(EXERCISE DATA):
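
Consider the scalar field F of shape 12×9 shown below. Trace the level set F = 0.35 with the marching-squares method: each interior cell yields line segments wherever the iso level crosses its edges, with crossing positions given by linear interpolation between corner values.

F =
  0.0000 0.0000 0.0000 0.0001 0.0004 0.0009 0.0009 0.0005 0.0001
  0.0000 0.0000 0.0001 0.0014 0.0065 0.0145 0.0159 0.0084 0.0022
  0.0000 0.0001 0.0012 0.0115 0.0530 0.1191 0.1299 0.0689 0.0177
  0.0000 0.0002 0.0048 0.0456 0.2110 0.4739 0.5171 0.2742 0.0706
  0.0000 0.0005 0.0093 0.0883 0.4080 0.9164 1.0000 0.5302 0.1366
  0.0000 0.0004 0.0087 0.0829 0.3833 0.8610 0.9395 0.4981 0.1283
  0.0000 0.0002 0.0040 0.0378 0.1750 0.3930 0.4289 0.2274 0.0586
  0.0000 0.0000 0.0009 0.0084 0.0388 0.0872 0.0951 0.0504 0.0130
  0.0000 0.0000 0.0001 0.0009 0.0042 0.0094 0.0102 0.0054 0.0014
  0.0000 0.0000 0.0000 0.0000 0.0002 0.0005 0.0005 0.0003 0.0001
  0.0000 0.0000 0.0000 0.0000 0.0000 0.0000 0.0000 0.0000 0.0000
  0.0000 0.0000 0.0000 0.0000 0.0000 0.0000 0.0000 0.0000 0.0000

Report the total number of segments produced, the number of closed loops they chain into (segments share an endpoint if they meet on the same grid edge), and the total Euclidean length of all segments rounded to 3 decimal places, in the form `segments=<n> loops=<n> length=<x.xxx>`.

cell (2,4): code 0100 → (2.651,5.000)–(3.000,4.529)
cell (2,5): code 1100 → (2.568,6.000)–(2.651,5.000)
cell (2,6): code 1000 → (3.000,6.688)–(2.568,6.000)
cell (3,3): code 0100 → (3.706,4.000)–(4.000,3.819)
cell (3,4): code 1110 → (3.000,4.529)–(3.706,4.000)
cell (3,6): code 1101 → (3.296,7.000)–(3.000,6.688)
cell (3,7): code 1000 → (4.000,7.458)–(3.296,7.000)
cell (4,3): code 0110 → (4.000,3.819)–(5.000,3.889)
cell (4,7): code 1001 → (5.000,7.400)–(4.000,7.458)
cell (5,3): code 0010 → (5.000,3.889)–(5.160,4.000)
cell (5,4): code 0111 → (5.160,4.000)–(6.000,4.803)
cell (5,6): code 1011 → (6.000,6.392)–(5.547,7.000)
cell (5,7): code 0001 → (5.547,7.000)–(5.000,7.400)
cell (6,4): code 0010 → (6.000,4.803)–(6.141,5.000)
cell (6,5): code 0011 → (6.141,5.000)–(6.236,6.000)
cell (6,6): code 0001 → (6.236,6.000)–(6.000,6.392)
total: 16 segments, chained into 1 closed loop(s), length Σ = 11.400805

segments=16 loops=1 length=11.401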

(EXERCISE GOAL): What's needed is every line of the listing, transcribed word for word.

(RESPONSE BELOW):
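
Consider the scalar field F of shape 12×9 shown below. Trace the level set F = 0.35 with the marching-squares method: each interior cell yields line segments wherever the iso level crosses its edges, with crossing positions given by linear interpolation between corner values.

F =
  0.0000 0.0000 0.0000 0.0001 0.0004 0.0009 0.0009 0.0005 0.0001
  0.0000 0.0000 0.0001 0.0014 0.0065 0.0145 0.0159 0.0084 0.0022
  0.0000 0.0001 0.0012 0.0115 0.0530 0.1191 0.1299 0.0689 0.0177
  0.0000 0.0002 0.0048 0.0456 0.2110 0.4739 0.5171 0.2742 0.0706
  0.0000 0.0005 0.0093 0.0883 0.4080 0.9164 1.0000 0.5302 0.1366
  0.0000 0.0004 0.0087 0.0829 0.3833 0.8610 0.9395 0.4981 0.1283
  0.0000 0.0002 0.0040 0.0378 0.1750 0.3930 0.4289 0.2274 0.0586
  0.0000 0.0000 0.0009 0.0084 0.0388 0.0872 0.0951 0.0504 0.0130
  0.0000 0.0000 0.0001 0.0009 0.0042 0.0094 0.0102 0.0054 0.0014
  0.0000 0.0000 0.0000 0.0000 0.0002 0.0005 0.0005 0.0003 0.0001
  0.0000 0.0000 0.0000 0.0000 0.0000 0.0000 0.0000 0.0000 0.0000
  0.0000 0.0000 0.0000 0.0000 0.0000 0.0000 0.0000 0.0000 0.0000

Report the total number of segments produced, the number of closed loops they chain into (segments share an endpoint if they meet on the same grid edge), and the total Euclidean length of all segments rounded to 3 decimal places, in the form `segments=<n> loops=<n> length=<x.xxx>`.

cell (2,4): code 0100 → (2.651,5.000)–(3.000,4.529)
cell (2,5): code 1100 → (2.568,6.000)–(2.651,5.000)
cell (2,6): code 1000 → (3.000,6.688)–(2.568,6.000)
cell (3,3): code 0100 → (3.706,4.000)–(4.000,3.819)
cell (3,4): code 1110 → (3.000,4.529)–(3.706,4.000)
cell (3,6): code 1101 → (3.296,7.000)–(3.000,6.688)
cell (3,7): code 1000 → (4.000,7.458)–(3.296,7.000)
cell (4,3): code 0110 → (4.000,3.819)–(5.000,3.889)
cell (4,7): code 1001 → (5.000,7.400)–(4.000,7.458)
cell (5,3): code 0010 → (5.000,3.889)–(5.160,4.000)
cell (5,4): code 0111 → (5.160,4.000)–(6.000,4.803)
cell (5,6): code 1011 → (6.000,6.392)–(5.547,7.000)
cell (5,7): code 0001 → (5.547,7.000)–(5.000,7.400)
cell (6,4): code 0010 → (6.000,4.803)–(6.141,5.000)
cell (6,5): code 0011 → (6.141,5.000)–(6.236,6.000)
cell (6,6): code 0001 → (6.236,6.000)–(6.000,6.392)
total: 16 segments, chained into 1 closed loop(s), length Σ = 11.400805

segments=16 loops=1 length=11.401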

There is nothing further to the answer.